Every line of the data, first to last, must be written out unchanged.
== Segment start ==
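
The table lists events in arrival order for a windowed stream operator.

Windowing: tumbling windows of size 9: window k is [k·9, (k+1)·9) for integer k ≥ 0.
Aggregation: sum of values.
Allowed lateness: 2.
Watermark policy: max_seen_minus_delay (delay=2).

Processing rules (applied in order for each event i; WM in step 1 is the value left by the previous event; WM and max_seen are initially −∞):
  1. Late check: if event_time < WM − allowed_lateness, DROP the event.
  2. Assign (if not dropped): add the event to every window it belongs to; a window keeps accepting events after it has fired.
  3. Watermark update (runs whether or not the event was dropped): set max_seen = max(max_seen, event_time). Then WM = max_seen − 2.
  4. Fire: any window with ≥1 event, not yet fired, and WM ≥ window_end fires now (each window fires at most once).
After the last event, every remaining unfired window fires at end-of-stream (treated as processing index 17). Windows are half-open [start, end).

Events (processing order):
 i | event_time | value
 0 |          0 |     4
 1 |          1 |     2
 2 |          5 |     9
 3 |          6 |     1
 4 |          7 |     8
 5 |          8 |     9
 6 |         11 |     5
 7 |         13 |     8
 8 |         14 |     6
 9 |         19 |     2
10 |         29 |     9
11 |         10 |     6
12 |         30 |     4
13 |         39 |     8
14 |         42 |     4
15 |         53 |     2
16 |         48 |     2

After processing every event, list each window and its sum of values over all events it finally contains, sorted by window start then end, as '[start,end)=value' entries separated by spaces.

[0,9)=33 [9,18)=19 [18,27)=2 [27,36)=13 [36,45)=12 [45,54)=2

i=0 t=0 v=4: → [0,9); WM=-2
i=1 t=1 v=2: → [0,9); WM=-1
i=2 t=5 v=9: → [0,9); WM=3
i=3 t=6 v=1: → [0,9); WM=4
i=4 t=7 v=8: → [0,9); WM=5
i=5 t=8 v=9: → [0,9); WM=6
i=6 t=11 v=5: → [9,18); WM=9; [0,9) fires=33
i=7 t=13 v=8: → [9,18); WM=11
i=8 t=14 v=6: → [9,18); WM=12
i=9 t=19 v=2: → [18,27); WM=17
i=10 t=29 v=9: → [27,36); WM=27; [9,18) fires=19 [18,27) fires=2
i=11 t=10 v=6: DROP (t<27-2); WM=27
i=12 t=30 v=4: → [27,36); WM=28
i=13 t=39 v=8: → [36,45); WM=37; [27,36) fires=13
i=14 t=42 v=4: → [36,45); WM=40
i=15 t=53 v=2: → [45,54); WM=51; [36,45) fires=12
i=16 t=48 v=2: DROP (t<51-2); WM=51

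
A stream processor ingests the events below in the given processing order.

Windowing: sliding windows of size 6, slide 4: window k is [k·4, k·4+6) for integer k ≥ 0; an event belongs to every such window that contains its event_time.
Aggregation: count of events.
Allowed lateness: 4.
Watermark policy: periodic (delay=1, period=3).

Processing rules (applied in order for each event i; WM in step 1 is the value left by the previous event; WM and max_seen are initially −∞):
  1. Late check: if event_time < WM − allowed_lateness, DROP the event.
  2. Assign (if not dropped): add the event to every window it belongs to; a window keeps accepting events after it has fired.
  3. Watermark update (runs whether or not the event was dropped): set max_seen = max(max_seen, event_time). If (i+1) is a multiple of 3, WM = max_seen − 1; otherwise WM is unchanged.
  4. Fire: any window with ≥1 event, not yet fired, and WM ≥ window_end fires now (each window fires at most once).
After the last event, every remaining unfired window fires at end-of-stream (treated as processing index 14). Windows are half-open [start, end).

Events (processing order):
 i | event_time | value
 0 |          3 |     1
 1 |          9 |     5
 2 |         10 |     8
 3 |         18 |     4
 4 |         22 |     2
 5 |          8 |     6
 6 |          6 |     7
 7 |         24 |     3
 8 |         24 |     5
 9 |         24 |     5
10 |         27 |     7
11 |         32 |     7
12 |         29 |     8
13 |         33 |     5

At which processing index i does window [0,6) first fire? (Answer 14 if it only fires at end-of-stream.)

2

i=0 t=3 v=1: → [0,6); WM=−∞
i=1 t=9 v=5: → [8,14),[4,10); WM=−∞
i=2 t=10 v=8: → [8,14); WM=9; [0,6) fires=1
i=3 t=18 v=4: → [16,22); WM=9
i=4 t=22 v=2: → [20,26); WM=9
i=5 t=8 v=6: → [8,14),[4,10); WM=21; [4,10) fires=2 [8,14) fires=3
i=6 t=6 v=7: DROP (t<21-4); WM=21
i=7 t=24 v=3: → [24,30),[20,26); WM=21
i=8 t=24 v=5: → [24,30),[20,26); WM=23; [16,22) fires=1
i=9 t=24 v=5: → [24,30),[20,26); WM=23
i=10 t=27 v=7: → [24,30); WM=23
i=11 t=32 v=7: → [32,38),[28,34); WM=31; [20,26) fires=4 [24,30) fires=4
i=12 t=29 v=8: → [28,34),[24,30); WM=31
i=13 t=33 v=5: → [32,38),[28,34); WM=31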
== Segment end ==
**Exercise response:**
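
The table lists events in arrival order for a windowed stream operator.

Windowing: tumbling windows of size 9: window k is [k·9, (k+1)·9) for integer k ≥ 0.
Aggregation: sum of values.
Allowed lateness: 2.
Watermark policy: max_seen_minus_delay (delay=2).

Processing rules (applied in order for each event i; WM in step 1 is the value left by the previous event; WM and max_seen are initially −∞):
  1. Late check: if event_time < WM − allowed_lateness, DROP the event.
  2. Assign (if not dropped): add the event to every window it belongs to; a window keeps accepting events after it has fired.
  3. Watermark update (runs whether or not the event was dropped): set max_seen = max(max_seen, event_time). Then WM = max_seen − 2.
  4. Fire: any window with ≥1 event, not yet fired, and WM ≥ window_end fires now (each window fires at most once).
After the last event, every remaining unfired window fires at end-of-stream (treated as processing index 17). Windows are half-open [start, end).

Events (processing order):
 i | event_time | value
 0 |          0 |     4
 1 |          1 |     2
 2 |          5 |     9
 3 |          6 |     1
 4 |          7 |     8
 5 |          8 |     9
 6 |         11 |     5
 7 |         13 |     8
 8 |         14 |     6
 9 |         19 |     2
10 |         29 |     9
11 |         10 |     6
12 |         30 |     4
13 |         39 |     8
14 |         42 |     4
15 |         53 |     2
16 |         48 |     2

After processing every event, list each window and its sum of values over all events it finally contains, sorted by window start then end, as '[start,end)=value' entries separated by spaces.

[0,9)=33 [9,18)=19 [18,27)=2 [27,36)=13 [36,45)=12 [45,54)=2

i=0 t=0 v=4: → [0,9); WM=-2
i=1 t=1 v=2: → [0,9); WM=-1
i=2 t=5 v=9: → [0,9); WM=3
i=3 t=6 v=1: → [0,9); WM=4
i=4 t=7 v=8: → [0,9); WM=5
i=5 t=8 v=9: → [0,9); WM=6
i=6 t=11 v=5: → [9,18); WM=9; [0,9) fires=33
i=7 t=13 v=8: → [9,18); WM=11
i=8 t=14 v=6: → [9,18); WM=12
i=9 t=19 v=2: → [18,27); WM=17
i=10 t=29 v=9: → [27,36); WM=27; [9,18) fires=19 [18,27) fires=2
i=11 t=10 v=6: DROP (t<27-2); WM=27
i=12 t=30 v=4: → [27,36); WM=28
i=13 t=39 v=8: → [36,45); WM=37; [27,36) fires=13
i=14 t=42 v=4: → [36,45); WM=40
i=15 t=53 v=2: → [45,54); WM=51; [36,45) fires=12
i=16 t=48 v=2: DROP (t<51-2); WM=51

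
A stream processor ingests the events below in the given processing order.

Windowing: sliding windows of size 6, slide 4: window k is [k·4, k·4+6) for integer k ≥ 0; an event belongs to every such window that contains its event_time.
Aggregation: count of events.
Allowed lateness: 4.
Watermark policy: periodic (delay=1, period=3).

Processing rules (applied in order for each event i; WM in step 1 is the value left by the previous event; WM and max_seen are initially −∞):
  1. Late check: if event_time < WM − allowed_lateness, DROP the event.
  2. Assign (if not dropped): add the event to every window it belongs to; a window keeps accepting events after it has fired.
  3. Watermark update (runs whether or not the event was dropped): set max_seen = max(max_seen, event_time). If (i+1) is a multiple of 3, WM = max_seen − 1; otherwise WM is unchanged.
  4. Fire: any window with ≥1 event, not yet fired, and WM ≥ window_end fires now (each window fires at most once).
After the last event, every remaining unfired window fires at end-of-stream (treated as processing index 14). Windows are half-open [start, end).

Events (processing order):
 i | event_time | value
 0 |          3 |     1
 1 |          9 |     5
 2 |         10 |     8
 3 |         18 |     4
 4 |         22 |     2
 5 |          8 |     6
 6 |          6 |     7
 7 |         24 |     3
 8 |         24 |     5
 9 |         24 |     5
10 |         27 |     7
11 |         32 |     7
12 |         29 |     8
13 |         33 |     5

At which processing index i does window [0,6) first fire? (Answer 14 if it only fires at end-of-stream.)

2

i=0 t=3 v=1: → [0,6); WM=−∞
i=1 t=9 v=5: → [8,14),[4,10); WM=−∞
i=2 t=10 v=8: → [8,14); WM=9; [0,6) fires=1
i=3 t=18 v=4: → [16,22); WM=9
i=4 t=22 v=2: → [20,26); WM=9
i=5 t=8 v=6: → [8,14),[4,10); WM=21; [4,10) fires=2 [8,14) fires=3
i=6 t=6 v=7: DROP (t<21-4); WM=21
i=7 t=24 v=3: → [24,30),[20,26); WM=21
i=8 t=24 v=5: → [24,30),[20,26); WM=23; [16,22) fires=1
i=9 t=24 v=5: → [24,30),[20,26); WM=23
i=10 t=27 v=7: → [24,30); WM=23
i=11 t=32 v=7: → [32,38),[28,34); WM=31; [20,26) fires=4 [24,30) fires=4
i=12 t=29 v=8: → [28,34),[24,30); WM=31
i=13 t=33 v=5: → [32,38),[28,34); WM=31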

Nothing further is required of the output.